## WHAT THE EXERCISE ASKS:
The line containing "Ad spots with" marks where copying starts, so set down that line and each one after it exactly, through the end of the records.

## EXTRACTED INFORMATION:
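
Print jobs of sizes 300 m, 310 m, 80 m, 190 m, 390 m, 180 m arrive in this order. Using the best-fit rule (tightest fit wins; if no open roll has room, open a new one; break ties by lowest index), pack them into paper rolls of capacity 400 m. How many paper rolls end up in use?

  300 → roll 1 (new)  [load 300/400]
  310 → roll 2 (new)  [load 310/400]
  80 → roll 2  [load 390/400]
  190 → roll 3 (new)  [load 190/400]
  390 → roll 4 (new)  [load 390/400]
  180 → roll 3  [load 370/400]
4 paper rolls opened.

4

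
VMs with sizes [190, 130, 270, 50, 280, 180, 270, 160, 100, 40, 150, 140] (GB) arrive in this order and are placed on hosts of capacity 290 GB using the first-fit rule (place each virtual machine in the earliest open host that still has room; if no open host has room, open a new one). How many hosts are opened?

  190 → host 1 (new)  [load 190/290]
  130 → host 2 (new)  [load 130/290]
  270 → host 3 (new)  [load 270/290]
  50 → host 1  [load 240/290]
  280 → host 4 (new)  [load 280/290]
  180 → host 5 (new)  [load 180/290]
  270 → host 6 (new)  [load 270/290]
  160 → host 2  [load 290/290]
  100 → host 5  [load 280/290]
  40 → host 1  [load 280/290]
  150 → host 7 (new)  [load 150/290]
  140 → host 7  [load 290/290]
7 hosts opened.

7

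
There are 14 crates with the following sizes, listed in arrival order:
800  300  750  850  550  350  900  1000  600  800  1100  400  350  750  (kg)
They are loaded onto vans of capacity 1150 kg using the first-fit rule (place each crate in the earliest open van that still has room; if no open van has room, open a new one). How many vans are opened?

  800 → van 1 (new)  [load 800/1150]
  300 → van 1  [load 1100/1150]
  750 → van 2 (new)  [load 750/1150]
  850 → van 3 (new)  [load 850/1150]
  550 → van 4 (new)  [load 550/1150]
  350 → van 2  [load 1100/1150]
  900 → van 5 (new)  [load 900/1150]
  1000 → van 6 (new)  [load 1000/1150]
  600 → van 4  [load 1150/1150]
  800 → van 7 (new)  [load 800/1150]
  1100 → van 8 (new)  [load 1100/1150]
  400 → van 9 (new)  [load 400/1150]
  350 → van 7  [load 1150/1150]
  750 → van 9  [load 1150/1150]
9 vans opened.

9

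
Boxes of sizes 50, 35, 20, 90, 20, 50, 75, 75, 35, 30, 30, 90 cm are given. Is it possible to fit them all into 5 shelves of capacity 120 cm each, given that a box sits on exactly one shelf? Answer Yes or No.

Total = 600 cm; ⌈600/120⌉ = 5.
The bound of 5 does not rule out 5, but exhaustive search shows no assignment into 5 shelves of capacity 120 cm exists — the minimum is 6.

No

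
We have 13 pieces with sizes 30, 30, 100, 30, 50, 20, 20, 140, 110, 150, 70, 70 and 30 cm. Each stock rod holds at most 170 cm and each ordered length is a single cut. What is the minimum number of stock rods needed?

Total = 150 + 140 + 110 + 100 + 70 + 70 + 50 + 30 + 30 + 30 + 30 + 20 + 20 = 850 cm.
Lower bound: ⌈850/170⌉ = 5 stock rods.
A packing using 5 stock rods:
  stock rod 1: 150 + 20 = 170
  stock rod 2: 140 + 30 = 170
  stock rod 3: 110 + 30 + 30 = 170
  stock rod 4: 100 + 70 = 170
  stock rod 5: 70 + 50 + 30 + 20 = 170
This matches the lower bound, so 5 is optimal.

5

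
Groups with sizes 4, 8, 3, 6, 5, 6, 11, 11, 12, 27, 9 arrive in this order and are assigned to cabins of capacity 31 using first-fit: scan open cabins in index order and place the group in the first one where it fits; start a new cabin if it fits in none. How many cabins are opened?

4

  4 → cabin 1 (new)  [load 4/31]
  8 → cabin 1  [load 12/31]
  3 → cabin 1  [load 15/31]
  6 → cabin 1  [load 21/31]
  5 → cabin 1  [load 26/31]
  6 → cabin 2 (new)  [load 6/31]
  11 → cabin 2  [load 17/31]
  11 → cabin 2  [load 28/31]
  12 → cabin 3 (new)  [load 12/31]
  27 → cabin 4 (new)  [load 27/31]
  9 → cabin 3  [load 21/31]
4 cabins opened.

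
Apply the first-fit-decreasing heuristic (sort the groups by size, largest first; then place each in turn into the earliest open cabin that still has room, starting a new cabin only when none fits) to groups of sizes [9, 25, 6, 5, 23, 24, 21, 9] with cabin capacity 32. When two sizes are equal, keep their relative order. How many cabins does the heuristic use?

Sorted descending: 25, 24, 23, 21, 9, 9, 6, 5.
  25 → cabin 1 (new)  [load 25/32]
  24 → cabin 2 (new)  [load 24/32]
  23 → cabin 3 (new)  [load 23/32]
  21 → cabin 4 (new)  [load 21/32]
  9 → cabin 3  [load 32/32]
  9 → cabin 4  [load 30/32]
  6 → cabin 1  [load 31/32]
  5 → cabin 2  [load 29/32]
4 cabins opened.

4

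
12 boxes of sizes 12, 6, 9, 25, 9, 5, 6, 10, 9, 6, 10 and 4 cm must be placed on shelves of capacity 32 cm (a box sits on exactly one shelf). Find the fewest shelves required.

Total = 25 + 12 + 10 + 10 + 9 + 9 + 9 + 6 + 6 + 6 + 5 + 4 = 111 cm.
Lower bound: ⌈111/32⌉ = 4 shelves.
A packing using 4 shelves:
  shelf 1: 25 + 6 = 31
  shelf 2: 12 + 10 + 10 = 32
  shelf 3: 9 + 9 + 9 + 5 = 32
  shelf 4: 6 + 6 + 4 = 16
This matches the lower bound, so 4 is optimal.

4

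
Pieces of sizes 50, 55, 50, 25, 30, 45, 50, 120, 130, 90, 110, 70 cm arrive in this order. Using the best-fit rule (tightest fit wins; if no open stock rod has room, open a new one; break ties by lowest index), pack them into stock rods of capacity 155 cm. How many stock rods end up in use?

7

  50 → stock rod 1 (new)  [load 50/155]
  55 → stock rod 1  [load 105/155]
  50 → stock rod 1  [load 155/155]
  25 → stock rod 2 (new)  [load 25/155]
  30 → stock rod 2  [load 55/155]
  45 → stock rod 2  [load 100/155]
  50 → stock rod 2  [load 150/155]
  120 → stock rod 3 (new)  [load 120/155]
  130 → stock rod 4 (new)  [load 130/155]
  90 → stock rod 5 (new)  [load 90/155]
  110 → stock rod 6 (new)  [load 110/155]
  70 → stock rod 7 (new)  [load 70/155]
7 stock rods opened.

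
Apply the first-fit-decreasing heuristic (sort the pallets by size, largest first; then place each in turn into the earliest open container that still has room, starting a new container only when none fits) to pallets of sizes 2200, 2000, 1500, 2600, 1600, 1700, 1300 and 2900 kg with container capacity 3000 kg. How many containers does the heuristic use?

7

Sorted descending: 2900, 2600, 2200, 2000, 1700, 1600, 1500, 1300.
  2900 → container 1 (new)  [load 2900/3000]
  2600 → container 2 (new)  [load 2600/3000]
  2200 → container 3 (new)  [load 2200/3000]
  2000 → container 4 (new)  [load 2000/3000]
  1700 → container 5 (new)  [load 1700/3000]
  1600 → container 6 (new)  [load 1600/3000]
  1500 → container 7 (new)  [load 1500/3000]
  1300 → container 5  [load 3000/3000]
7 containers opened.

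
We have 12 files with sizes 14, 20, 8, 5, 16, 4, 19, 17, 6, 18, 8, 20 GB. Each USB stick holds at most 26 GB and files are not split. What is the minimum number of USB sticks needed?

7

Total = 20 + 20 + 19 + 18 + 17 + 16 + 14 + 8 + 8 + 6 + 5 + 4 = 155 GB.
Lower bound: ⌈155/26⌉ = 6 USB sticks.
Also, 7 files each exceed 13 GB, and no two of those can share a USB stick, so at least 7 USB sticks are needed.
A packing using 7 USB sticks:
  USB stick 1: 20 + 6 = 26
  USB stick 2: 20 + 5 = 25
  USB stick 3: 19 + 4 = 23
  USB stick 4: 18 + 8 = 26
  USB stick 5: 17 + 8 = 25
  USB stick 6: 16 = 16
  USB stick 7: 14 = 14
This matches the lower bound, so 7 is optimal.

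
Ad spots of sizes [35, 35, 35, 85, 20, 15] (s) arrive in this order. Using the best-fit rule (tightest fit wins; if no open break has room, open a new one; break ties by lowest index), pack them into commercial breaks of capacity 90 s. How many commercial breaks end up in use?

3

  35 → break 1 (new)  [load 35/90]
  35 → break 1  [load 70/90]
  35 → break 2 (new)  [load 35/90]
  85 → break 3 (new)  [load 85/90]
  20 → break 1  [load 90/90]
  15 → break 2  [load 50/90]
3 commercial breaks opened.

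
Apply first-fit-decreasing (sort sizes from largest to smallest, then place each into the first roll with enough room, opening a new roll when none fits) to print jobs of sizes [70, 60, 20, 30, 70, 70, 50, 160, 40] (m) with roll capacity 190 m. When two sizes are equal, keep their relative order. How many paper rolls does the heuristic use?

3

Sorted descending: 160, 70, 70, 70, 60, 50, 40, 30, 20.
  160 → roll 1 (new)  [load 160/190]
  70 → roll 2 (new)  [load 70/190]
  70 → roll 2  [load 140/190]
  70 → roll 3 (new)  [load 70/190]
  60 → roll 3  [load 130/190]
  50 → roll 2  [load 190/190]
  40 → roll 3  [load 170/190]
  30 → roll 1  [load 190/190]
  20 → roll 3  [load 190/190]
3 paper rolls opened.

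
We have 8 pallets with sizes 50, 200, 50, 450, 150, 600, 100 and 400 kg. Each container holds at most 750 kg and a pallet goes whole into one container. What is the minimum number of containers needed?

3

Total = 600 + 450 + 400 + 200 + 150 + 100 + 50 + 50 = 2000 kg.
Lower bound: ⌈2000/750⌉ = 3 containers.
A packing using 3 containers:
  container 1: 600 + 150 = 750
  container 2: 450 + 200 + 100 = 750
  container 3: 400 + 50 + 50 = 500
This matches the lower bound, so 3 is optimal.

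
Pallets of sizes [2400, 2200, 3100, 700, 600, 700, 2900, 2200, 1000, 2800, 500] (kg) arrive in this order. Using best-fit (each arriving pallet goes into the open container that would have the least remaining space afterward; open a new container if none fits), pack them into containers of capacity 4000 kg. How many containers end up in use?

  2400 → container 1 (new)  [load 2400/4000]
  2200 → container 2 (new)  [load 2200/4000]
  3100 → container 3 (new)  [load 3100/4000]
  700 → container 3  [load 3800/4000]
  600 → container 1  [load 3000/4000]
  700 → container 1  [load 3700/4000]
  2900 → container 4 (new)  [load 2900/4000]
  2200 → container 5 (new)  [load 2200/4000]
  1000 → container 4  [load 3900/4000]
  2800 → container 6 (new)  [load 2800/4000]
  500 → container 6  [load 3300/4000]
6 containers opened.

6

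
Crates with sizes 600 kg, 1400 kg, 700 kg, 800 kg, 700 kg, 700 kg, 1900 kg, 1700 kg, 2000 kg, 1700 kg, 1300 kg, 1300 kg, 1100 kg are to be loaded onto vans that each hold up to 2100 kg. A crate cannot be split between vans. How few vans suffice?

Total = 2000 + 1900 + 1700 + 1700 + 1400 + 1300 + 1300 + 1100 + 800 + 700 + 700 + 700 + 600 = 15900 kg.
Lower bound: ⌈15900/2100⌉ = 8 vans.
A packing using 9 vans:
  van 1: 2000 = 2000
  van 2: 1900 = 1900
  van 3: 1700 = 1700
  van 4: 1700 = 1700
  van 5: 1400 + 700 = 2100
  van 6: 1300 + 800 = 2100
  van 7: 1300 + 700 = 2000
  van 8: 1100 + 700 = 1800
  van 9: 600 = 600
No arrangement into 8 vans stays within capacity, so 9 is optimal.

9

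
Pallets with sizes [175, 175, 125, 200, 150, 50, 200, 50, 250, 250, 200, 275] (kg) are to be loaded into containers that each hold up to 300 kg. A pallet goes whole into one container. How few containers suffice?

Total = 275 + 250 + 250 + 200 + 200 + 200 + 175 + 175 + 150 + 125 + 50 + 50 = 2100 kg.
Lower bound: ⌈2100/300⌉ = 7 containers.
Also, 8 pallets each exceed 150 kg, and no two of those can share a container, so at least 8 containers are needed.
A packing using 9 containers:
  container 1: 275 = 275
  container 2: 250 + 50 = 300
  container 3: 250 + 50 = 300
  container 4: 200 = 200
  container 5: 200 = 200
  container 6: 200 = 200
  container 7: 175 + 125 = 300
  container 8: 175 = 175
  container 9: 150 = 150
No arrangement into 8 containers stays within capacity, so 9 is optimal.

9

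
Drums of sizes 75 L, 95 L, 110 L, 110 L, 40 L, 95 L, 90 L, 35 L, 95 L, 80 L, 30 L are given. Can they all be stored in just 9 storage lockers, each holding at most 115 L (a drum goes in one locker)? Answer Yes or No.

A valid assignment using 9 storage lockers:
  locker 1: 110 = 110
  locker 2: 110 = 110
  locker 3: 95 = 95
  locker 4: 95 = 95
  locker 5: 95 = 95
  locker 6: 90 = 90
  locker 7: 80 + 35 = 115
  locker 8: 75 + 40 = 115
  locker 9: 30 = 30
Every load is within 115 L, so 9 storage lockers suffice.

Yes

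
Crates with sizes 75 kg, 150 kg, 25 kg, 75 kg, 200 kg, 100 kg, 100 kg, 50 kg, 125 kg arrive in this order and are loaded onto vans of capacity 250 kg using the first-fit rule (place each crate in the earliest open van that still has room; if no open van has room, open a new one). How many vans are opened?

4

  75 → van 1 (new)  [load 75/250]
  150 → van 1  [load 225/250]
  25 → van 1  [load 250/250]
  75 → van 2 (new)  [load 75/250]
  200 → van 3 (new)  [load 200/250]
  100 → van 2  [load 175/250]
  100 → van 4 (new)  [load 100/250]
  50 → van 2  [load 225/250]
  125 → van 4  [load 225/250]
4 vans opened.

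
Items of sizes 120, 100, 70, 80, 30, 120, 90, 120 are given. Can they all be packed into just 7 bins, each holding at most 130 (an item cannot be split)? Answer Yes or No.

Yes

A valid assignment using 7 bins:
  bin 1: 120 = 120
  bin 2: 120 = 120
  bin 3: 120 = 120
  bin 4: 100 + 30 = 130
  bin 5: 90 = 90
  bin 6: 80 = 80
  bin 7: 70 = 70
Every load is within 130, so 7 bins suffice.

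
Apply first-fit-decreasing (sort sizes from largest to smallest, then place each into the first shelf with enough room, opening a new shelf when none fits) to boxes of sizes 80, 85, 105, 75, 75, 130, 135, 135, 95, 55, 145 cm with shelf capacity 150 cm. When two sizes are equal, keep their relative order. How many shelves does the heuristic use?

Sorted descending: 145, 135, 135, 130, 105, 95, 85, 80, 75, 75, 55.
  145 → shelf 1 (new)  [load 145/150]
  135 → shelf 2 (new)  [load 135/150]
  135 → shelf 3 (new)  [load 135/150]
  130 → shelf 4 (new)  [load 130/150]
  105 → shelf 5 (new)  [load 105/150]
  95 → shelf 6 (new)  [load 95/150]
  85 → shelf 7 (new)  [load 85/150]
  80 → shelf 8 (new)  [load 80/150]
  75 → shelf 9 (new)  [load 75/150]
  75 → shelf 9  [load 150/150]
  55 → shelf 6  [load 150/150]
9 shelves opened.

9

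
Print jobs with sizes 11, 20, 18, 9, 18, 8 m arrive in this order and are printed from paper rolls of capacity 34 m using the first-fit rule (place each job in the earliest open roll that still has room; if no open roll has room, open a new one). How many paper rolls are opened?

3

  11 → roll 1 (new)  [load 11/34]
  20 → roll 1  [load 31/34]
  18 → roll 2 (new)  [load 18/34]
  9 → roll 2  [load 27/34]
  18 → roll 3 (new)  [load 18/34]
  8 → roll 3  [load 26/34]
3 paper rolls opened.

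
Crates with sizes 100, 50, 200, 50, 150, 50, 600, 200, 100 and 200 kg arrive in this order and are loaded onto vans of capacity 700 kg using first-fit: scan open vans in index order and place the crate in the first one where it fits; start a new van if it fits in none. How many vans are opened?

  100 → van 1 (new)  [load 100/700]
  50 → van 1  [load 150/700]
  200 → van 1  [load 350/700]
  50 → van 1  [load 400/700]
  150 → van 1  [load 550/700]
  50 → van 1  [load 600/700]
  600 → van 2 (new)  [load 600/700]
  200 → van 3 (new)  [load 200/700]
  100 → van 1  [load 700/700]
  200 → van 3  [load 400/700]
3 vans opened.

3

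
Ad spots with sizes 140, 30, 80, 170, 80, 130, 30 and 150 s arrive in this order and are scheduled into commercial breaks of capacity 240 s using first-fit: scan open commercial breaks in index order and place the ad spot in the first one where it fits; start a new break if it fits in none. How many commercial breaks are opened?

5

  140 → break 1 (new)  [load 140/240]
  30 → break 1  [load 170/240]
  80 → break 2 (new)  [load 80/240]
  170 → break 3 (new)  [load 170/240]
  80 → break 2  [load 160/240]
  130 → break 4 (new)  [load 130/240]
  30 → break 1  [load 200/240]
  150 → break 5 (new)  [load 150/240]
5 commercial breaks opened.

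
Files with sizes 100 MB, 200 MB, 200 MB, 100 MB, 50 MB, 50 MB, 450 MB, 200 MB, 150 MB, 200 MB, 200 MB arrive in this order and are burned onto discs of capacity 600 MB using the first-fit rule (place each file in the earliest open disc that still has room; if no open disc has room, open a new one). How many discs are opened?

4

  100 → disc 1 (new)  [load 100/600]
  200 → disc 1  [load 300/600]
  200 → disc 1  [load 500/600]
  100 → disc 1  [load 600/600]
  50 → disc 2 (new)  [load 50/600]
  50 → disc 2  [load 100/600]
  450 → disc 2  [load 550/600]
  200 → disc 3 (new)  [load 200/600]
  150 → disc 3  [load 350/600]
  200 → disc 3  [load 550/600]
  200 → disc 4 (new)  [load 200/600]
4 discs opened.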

## WRITTEN SOLUTION:
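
Ad spots with sizes 140, 30, 80, 170, 80, 130, 30 and 150 s arrive in this order and are scheduled into commercial breaks of capacity 240 s using first-fit: scan open commercial breaks in index order and place the ad spot in the first one where it fits; start a new break if it fits in none. How many commercial breaks are opened?

5

  140 → break 1 (new)  [load 140/240]
  30 → break 1  [load 170/240]
  80 → break 2 (new)  [load 80/240]
  170 → break 3 (new)  [load 170/240]
  80 → break 2  [load 160/240]
  130 → break 4 (new)  [load 130/240]
  30 → break 1  [load 200/240]
  150 → break 5 (new)  [load 150/240]
5 commercial breaks opened.

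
Files with sizes 100 MB, 200 MB, 200 MB, 100 MB, 50 MB, 50 MB, 450 MB, 200 MB, 150 MB, 200 MB, 200 MB arrive in this order and are burned onto discs of capacity 600 MB using the first-fit rule (place each file in the earliest open disc that still has room; if no open disc has room, open a new one). How many discs are opened?

4

  100 → disc 1 (new)  [load 100/600]
  200 → disc 1  [load 300/600]
  200 → disc 1  [load 500/600]
  100 → disc 1  [load 600/600]
  50 → disc 2 (new)  [load 50/600]
  50 → disc 2  [load 100/600]
  450 → disc 2  [load 550/600]
  200 → disc 3 (new)  [load 200/600]
  150 → disc 3  [load 350/600]
  200 → disc 3  [load 550/600]
  200 → disc 4 (new)  [load 200/600]
4 discs opened.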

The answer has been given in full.